Problem to solve.
Your answer should be the entries, repeated exactly.
Information supplied START
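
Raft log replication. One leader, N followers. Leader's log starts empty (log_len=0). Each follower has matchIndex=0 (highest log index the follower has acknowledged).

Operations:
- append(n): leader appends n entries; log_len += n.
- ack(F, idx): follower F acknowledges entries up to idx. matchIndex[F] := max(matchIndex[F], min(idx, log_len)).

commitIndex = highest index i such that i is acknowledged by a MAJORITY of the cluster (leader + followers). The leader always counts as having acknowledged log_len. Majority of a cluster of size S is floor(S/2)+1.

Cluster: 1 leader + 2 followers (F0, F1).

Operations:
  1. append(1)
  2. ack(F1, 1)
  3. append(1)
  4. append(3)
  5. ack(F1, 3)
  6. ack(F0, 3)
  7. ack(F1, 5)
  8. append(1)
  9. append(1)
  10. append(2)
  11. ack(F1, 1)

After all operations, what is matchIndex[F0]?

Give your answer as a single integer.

Answer: 3

Derivation:
Op 1: append 1 -> log_len=1
Op 2: F1 acks idx 1 -> match: F0=0 F1=1; commitIndex=1
Op 3: append 1 -> log_len=2
Op 4: append 3 -> log_len=5
Op 5: F1 acks idx 3 -> match: F0=0 F1=3; commitIndex=3
Op 6: F0 acks idx 3 -> match: F0=3 F1=3; commitIndex=3
Op 7: F1 acks idx 5 -> match: F0=3 F1=5; commitIndex=5
Op 8: append 1 -> log_len=6
Op 9: append 1 -> log_len=7
Op 10: append 2 -> log_len=9
Op 11: F1 acks idx 1 -> match: F0=3 F1=5; commitIndex=5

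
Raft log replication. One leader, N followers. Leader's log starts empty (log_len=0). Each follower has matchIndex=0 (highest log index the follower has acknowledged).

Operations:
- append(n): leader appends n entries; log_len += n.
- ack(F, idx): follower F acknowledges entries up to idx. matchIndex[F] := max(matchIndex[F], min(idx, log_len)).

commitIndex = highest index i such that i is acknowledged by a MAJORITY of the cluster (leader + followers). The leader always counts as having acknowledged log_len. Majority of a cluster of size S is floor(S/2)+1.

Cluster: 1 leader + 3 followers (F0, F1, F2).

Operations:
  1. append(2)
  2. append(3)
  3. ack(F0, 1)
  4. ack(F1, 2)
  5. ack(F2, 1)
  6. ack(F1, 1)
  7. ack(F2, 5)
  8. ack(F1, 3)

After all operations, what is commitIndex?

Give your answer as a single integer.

Answer: 3

Derivation:
Op 1: append 2 -> log_len=2
Op 2: append 3 -> log_len=5
Op 3: F0 acks idx 1 -> match: F0=1 F1=0 F2=0; commitIndex=0
Op 4: F1 acks idx 2 -> match: F0=1 F1=2 F2=0; commitIndex=1
Op 5: F2 acks idx 1 -> match: F0=1 F1=2 F2=1; commitIndex=1
Op 6: F1 acks idx 1 -> match: F0=1 F1=2 F2=1; commitIndex=1
Op 7: F2 acks idx 5 -> match: F0=1 F1=2 F2=5; commitIndex=2
Op 8: F1 acks idx 3 -> match: F0=1 F1=3 F2=5; commitIndex=3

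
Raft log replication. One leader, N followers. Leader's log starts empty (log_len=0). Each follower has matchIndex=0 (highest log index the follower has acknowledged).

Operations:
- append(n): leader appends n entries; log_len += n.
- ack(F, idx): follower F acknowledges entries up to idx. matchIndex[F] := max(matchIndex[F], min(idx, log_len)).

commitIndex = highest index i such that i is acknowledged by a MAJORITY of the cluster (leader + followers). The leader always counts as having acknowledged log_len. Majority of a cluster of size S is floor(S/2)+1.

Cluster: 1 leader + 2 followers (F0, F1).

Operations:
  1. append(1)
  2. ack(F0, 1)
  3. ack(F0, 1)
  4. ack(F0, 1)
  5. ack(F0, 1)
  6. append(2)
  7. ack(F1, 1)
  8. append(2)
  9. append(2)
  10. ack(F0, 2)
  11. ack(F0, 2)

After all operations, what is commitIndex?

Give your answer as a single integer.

Answer: 2

Derivation:
Op 1: append 1 -> log_len=1
Op 2: F0 acks idx 1 -> match: F0=1 F1=0; commitIndex=1
Op 3: F0 acks idx 1 -> match: F0=1 F1=0; commitIndex=1
Op 4: F0 acks idx 1 -> match: F0=1 F1=0; commitIndex=1
Op 5: F0 acks idx 1 -> match: F0=1 F1=0; commitIndex=1
Op 6: append 2 -> log_len=3
Op 7: F1 acks idx 1 -> match: F0=1 F1=1; commitIndex=1
Op 8: append 2 -> log_len=5
Op 9: append 2 -> log_len=7
Op 10: F0 acks idx 2 -> match: F0=2 F1=1; commitIndex=2
Op 11: F0 acks idx 2 -> match: F0=2 F1=1; commitIndex=2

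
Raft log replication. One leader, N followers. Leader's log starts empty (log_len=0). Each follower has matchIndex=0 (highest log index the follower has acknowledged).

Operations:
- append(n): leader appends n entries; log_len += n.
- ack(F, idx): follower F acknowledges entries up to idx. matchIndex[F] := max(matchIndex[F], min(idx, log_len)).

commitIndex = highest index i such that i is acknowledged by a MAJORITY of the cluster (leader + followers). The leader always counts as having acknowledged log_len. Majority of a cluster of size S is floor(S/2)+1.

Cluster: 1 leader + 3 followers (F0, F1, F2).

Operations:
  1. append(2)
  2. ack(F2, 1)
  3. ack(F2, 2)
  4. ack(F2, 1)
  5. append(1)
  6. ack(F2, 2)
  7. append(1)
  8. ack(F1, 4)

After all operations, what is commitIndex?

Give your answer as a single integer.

Answer: 2

Derivation:
Op 1: append 2 -> log_len=2
Op 2: F2 acks idx 1 -> match: F0=0 F1=0 F2=1; commitIndex=0
Op 3: F2 acks idx 2 -> match: F0=0 F1=0 F2=2; commitIndex=0
Op 4: F2 acks idx 1 -> match: F0=0 F1=0 F2=2; commitIndex=0
Op 5: append 1 -> log_len=3
Op 6: F2 acks idx 2 -> match: F0=0 F1=0 F2=2; commitIndex=0
Op 7: append 1 -> log_len=4
Op 8: F1 acks idx 4 -> match: F0=0 F1=4 F2=2; commitIndex=2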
Information supplied END
Solved problem.
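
Raft log replication. One leader, N followers. Leader's log starts empty (log_len=0). Each follower has matchIndex=0 (highest log index the follower has acknowledged).

Operations:
- append(n): leader appends n entries; log_len += n.
- ack(F, idx): follower F acknowledges entries up to idx. matchIndex[F] := max(matchIndex[F], min(idx, log_len)).

commitIndex = highest index i such that i is acknowledged by a MAJORITY of the cluster (leader + followers). The leader always counts as having acknowledged log_len. Majority of a cluster of size S is floor(S/2)+1.

Cluster: 1 leader + 2 followers (F0, F1).

Operations:
  1. append(1)
  2. ack(F1, 1)
  3. append(1)
  4. append(3)
  5. ack(F1, 3)
  6. ack(F0, 3)
  7. ack(F1, 5)
  8. append(1)
  9. append(1)
  10. append(2)
  11. ack(F1, 1)

After all operations, what is matchIndex[F0]?

Give your answer as a single integer.

Answer: 3

Derivation:
Op 1: append 1 -> log_len=1
Op 2: F1 acks idx 1 -> match: F0=0 F1=1; commitIndex=1
Op 3: append 1 -> log_len=2
Op 4: append 3 -> log_len=5
Op 5: F1 acks idx 3 -> match: F0=0 F1=3; commitIndex=3
Op 6: F0 acks idx 3 -> match: F0=3 F1=3; commitIndex=3
Op 7: F1 acks idx 5 -> match: F0=3 F1=5; commitIndex=5
Op 8: append 1 -> log_len=6
Op 9: append 1 -> log_len=7
Op 10: append 2 -> log_len=9
Op 11: F1 acks idx 1 -> match: F0=3 F1=5; commitIndex=5

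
Raft log replication. One leader, N followers. Leader's log starts empty (log_len=0). Each follower has matchIndex=0 (highest log index the follower has acknowledged).

Operations:
- append(n): leader appends n entries; log_len += n.
- ack(F, idx): follower F acknowledges entries up to idx. matchIndex[F] := max(matchIndex[F], min(idx, log_len)).

commitIndex = highest index i such that i is acknowledged by a MAJORITY of the cluster (leader + followers). The leader always counts as having acknowledged log_len. Majority of a cluster of size S is floor(S/2)+1.

Cluster: 1 leader + 3 followers (F0, F1, F2).

Operations:
  1. append(2)
  2. append(3)
  3. ack(F0, 1)
  4. ack(F1, 2)
  5. ack(F2, 1)
  6. ack(F1, 1)
  7. ack(F2, 5)
  8. ack(F1, 3)

After all operations, what is commitIndex?

Give your answer as a single integer.

Answer: 3

Derivation:
Op 1: append 2 -> log_len=2
Op 2: append 3 -> log_len=5
Op 3: F0 acks idx 1 -> match: F0=1 F1=0 F2=0; commitIndex=0
Op 4: F1 acks idx 2 -> match: F0=1 F1=2 F2=0; commitIndex=1
Op 5: F2 acks idx 1 -> match: F0=1 F1=2 F2=1; commitIndex=1
Op 6: F1 acks idx 1 -> match: F0=1 F1=2 F2=1; commitIndex=1
Op 7: F2 acks idx 5 -> match: F0=1 F1=2 F2=5; commitIndex=2
Op 8: F1 acks idx 3 -> match: F0=1 F1=3 F2=5; commitIndex=3

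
Raft log replication. One leader, N followers. Leader's log starts empty (log_len=0). Each follower has matchIndex=0 (highest log index the follower has acknowledged).

Operations:
- append(n): leader appends n entries; log_len += n.
- ack(F, idx): follower F acknowledges entries up to idx. matchIndex[F] := max(matchIndex[F], min(idx, log_len)).

commitIndex = highest index i such that i is acknowledged by a MAJORITY of the cluster (leader + followers). The leader always counts as having acknowledged log_len. Majority of a cluster of size S is floor(S/2)+1.

Cluster: 1 leader + 2 followers (F0, F1).

Operations:
  1. append(1)
  2. ack(F0, 1)
  3. ack(F0, 1)
  4. ack(F0, 1)
  5. ack(F0, 1)
  6. append(2)
  7. ack(F1, 1)
  8. append(2)
  9. append(2)
  10. ack(F0, 2)
  11. ack(F0, 2)

After all operations, what is commitIndex?

Give your answer as a single integer.

Answer: 2

Derivation:
Op 1: append 1 -> log_len=1
Op 2: F0 acks idx 1 -> match: F0=1 F1=0; commitIndex=1
Op 3: F0 acks idx 1 -> match: F0=1 F1=0; commitIndex=1
Op 4: F0 acks idx 1 -> match: F0=1 F1=0; commitIndex=1
Op 5: F0 acks idx 1 -> match: F0=1 F1=0; commitIndex=1
Op 6: append 2 -> log_len=3
Op 7: F1 acks idx 1 -> match: F0=1 F1=1; commitIndex=1
Op 8: append 2 -> log_len=5
Op 9: append 2 -> log_len=7
Op 10: F0 acks idx 2 -> match: F0=2 F1=1; commitIndex=2
Op 11: F0 acks idx 2 -> match: F0=2 F1=1; commitIndex=2

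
Raft log replication. One leader, N followers. Leader's log starts empty (log_len=0). Each follower has matchIndex=0 (highest log index the follower has acknowledged).

Operations:
- append(n): leader appends n entries; log_len += n.
- ack(F, idx): follower F acknowledges entries up to idx. matchIndex[F] := max(matchIndex[F], min(idx, log_len)).

commitIndex = highest index i such that i is acknowledged by a MAJORITY of the cluster (leader + followers). The leader always counts as having acknowledged log_len. Majority of a cluster of size S is floor(S/2)+1.

Cluster: 1 leader + 3 followers (F0, F1, F2).

Operations:
  1. append(2)
  2. ack(F2, 1)
  3. ack(F2, 2)
  4. ack(F2, 1)
  5. append(1)
  6. ack(F2, 2)
  7. append(1)
  8. ack(F1, 4)

After all operations, what is commitIndex?

Give your answer as a single integer.

Answer: 2

Derivation:
Op 1: append 2 -> log_len=2
Op 2: F2 acks idx 1 -> match: F0=0 F1=0 F2=1; commitIndex=0
Op 3: F2 acks idx 2 -> match: F0=0 F1=0 F2=2; commitIndex=0
Op 4: F2 acks idx 1 -> match: F0=0 F1=0 F2=2; commitIndex=0
Op 5: append 1 -> log_len=3
Op 6: F2 acks idx 2 -> match: F0=0 F1=0 F2=2; commitIndex=0
Op 7: append 1 -> log_len=4
Op 8: F1 acks idx 4 -> match: F0=0 F1=4 F2=2; commitIndex=2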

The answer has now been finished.